#### [Exercise goal]
Your task is to repeat the entries exactly from their first line through the line with "seg 4: a=4 b=4142/1299", and to stop there.

Records shown START

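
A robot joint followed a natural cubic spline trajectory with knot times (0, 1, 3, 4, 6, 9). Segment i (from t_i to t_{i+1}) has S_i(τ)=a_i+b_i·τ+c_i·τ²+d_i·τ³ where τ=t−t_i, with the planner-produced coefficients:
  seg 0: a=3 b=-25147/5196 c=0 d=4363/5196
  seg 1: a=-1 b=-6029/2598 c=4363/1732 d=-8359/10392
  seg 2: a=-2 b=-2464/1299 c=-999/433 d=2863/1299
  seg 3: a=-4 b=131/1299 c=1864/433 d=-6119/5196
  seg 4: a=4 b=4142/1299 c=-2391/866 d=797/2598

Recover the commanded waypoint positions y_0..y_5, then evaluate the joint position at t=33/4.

y_0=3 y_1=-1 y_2=-2 y_3=-4 y_4=4 y_5=-3
S(33/4) = 38315/55424

y_0 = S_0(0) = a_0 = 3
y_1 = S_1(0) = a_1 = -1
y_2 = S_2(0) = a_2 = -2
y_3 = S_3(0) = a_3 = -4
y_4 = S_4(0) = a_4 = 4
y_5 = S_4(3) = -3
t_q=33/4 is in segment 4 (τ=9/4); S_4(τ)=38315/55424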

Records shown END

#### [Result of the exercise]
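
A robot joint followed a natural cubic spline trajectory with knot times (0, 1, 3, 4, 6, 9). Segment i (from t_i to t_{i+1}) has S_i(τ)=a_i+b_i·τ+c_i·τ²+d_i·τ³ where τ=t−t_i, with the planner-produced coefficients:
  seg 0: a=3 b=-25147/5196 c=0 d=4363/5196
  seg 1: a=-1 b=-6029/2598 c=4363/1732 d=-8359/10392
  seg 2: a=-2 b=-2464/1299 c=-999/433 d=2863/1299
  seg 3: a=-4 b=131/1299 c=1864/433 d=-6119/5196
  seg 4: a=4 b=4142/1299 c=-2391/866 d=797/2598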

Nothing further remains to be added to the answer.